■ **Problem statement**
Line by line, retype the whole listing exactly.

####

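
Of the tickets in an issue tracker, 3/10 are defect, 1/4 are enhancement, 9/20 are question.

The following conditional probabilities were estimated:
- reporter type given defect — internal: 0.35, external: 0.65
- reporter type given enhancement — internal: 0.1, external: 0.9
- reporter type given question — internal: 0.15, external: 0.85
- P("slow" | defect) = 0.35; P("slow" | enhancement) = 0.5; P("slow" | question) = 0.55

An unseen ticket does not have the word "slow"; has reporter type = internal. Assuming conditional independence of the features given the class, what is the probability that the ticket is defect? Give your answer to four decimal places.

0.6142

defect: 0.3 × 0.35 × (1−0.35) = 0.06825
enhancement: 0.25 × 0.1 × (1−0.5) = 0.0125
question: 0.45 × 0.15 × (1−0.55) = 0.030375
P(defect | x) = 0.06825 / 0.111125 ≈ 0.6142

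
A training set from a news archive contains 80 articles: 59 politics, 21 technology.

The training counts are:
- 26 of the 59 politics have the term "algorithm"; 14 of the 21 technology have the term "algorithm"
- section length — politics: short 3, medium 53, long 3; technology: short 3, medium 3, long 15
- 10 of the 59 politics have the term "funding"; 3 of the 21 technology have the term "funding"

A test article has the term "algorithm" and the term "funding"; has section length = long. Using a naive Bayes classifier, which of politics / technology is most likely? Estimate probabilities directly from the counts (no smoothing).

politics: (59/80) × (26/59) × (3/59) × (10/59) ≈ 0.00280092
technology: (21/80) × (14/21) × (15/21) × (3/21) ≈ 0.0178571
Highest score → technology.

technology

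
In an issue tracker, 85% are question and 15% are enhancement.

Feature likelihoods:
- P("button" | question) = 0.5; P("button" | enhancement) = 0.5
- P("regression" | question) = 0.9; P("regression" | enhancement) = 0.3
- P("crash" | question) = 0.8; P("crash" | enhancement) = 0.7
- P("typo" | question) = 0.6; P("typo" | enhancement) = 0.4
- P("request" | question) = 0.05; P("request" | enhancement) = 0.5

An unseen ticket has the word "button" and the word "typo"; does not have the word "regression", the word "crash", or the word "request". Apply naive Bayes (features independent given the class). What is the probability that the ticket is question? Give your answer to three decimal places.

0.606

question: 0.85 × 0.5 × (1−0.9) × (1−0.8) × 0.6 × (1−0.05) = 0.004845
enhancement: 0.15 × 0.5 × (1−0.3) × (1−0.7) × 0.4 × (1−0.5) = 0.00315
P(question | x) = 0.004845 / 0.007995 ≈ 0.606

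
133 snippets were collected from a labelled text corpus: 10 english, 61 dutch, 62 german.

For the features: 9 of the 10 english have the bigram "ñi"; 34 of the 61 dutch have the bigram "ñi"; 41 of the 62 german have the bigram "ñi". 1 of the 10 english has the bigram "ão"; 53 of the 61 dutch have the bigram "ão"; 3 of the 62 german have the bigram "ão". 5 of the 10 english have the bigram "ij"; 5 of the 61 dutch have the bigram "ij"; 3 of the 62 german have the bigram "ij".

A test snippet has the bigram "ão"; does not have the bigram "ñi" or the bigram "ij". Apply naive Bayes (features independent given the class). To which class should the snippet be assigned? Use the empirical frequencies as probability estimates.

dutch

english: (10/133) × (1/10) × (1/10) × (5/10) ≈ 0.00037594
dutch: (61/133) × (27/61) × (53/61) × (56/61) ≈ 0.161926
german: (62/133) × (21/62) × (3/62) × (59/62) ≈ 0.00727039
Highest score → dutch.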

####

■ **Task output**
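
Of the tickets in an issue tracker, 3/10 are defect, 1/4 are enhancement, 9/20 are question.

The following conditional probabilities were estimated:
- reporter type given defect — internal: 0.35, external: 0.65
- reporter type given enhancement — internal: 0.1, external: 0.9
- reporter type given question — internal: 0.15, external: 0.85
- P("slow" | defect) = 0.35; P("slow" | enhancement) = 0.5; P("slow" | question) = 0.55

An unseen ticket does not have the word "slow"; has reporter type = internal. Assuming conditional independence of the features given the class, what is the probability that the ticket is defect? Give your answer to four decimal places.

0.6142

defect: 0.3 × 0.35 × (1−0.35) = 0.06825
enhancement: 0.25 × 0.1 × (1−0.5) = 0.0125
question: 0.45 × 0.15 × (1−0.55) = 0.030375
P(defect | x) = 0.06825 / 0.111125 ≈ 0.6142

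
A training set from a news archive contains 80 articles: 59 politics, 21 technology.

The training counts are:
- 26 of the 59 politics have the term "algorithm"; 14 of the 21 technology have the term "algorithm"
- section length — politics: short 3, medium 53, long 3; technology: short 3, medium 3, long 15
- 10 of the 59 politics have the term "funding"; 3 of the 21 technology have the term "funding"

A test article has the term "algorithm" and the term "funding"; has section length = long. Using a naive Bayes classifier, which of politics / technology is most likely? Estimate probabilities directly from the counts (no smoothing).

politics: (59/80) × (26/59) × (3/59) × (10/59) ≈ 0.00280092
technology: (21/80) × (14/21) × (15/21) × (3/21) ≈ 0.0178571
Highest score → technology.

technology

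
In an issue tracker, 85% are question and 15% are enhancement.

Feature likelihoods:
- P("button" | question) = 0.5; P("button" | enhancement) = 0.5
- P("regression" | question) = 0.9; P("regression" | enhancement) = 0.3
- P("crash" | question) = 0.8; P("crash" | enhancement) = 0.7
- P("typo" | question) = 0.6; P("typo" | enhancement) = 0.4
- P("request" | question) = 0.05; P("request" | enhancement) = 0.5

An unseen ticket has the word "button" and the word "typo"; does not have the word "regression", the word "crash", or the word "request". Apply naive Bayes (features independent given the class). What is the probability that the ticket is question? Give your answer to three decimal places.

0.606

question: 0.85 × 0.5 × (1−0.9) × (1−0.8) × 0.6 × (1−0.05) = 0.004845
enhancement: 0.15 × 0.5 × (1−0.3) × (1−0.7) × 0.4 × (1−0.5) = 0.00315
P(question | x) = 0.004845 / 0.007995 ≈ 0.606

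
133 snippets were collected from a labelled text corpus: 10 english, 61 dutch, 62 german.

For the features: 9 of the 10 english have the bigram "ñi"; 34 of the 61 dutch have the bigram "ñi"; 41 of the 62 german have the bigram "ñi". 1 of the 10 english has the bigram "ão"; 53 of the 61 dutch have the bigram "ão"; 3 of the 62 german have the bigram "ão". 5 of the 10 english have the bigram "ij"; 5 of the 61 dutch have the bigram "ij"; 3 of the 62 german have the bigram "ij".

A test snippet has the bigram "ão"; does not have the bigram "ñi" or the bigram "ij". Apply naive Bayes (features independent given the class). To which class should the snippet be assigned? Use the empirical frequencies as probability estimates.

dutch

english: (10/133) × (1/10) × (1/10) × (5/10) ≈ 0.00037594
dutch: (61/133) × (27/61) × (53/61) × (56/61) ≈ 0.161926
german: (62/133) × (21/62) × (3/62) × (59/62) ≈ 0.00727039
Highest score → dutch.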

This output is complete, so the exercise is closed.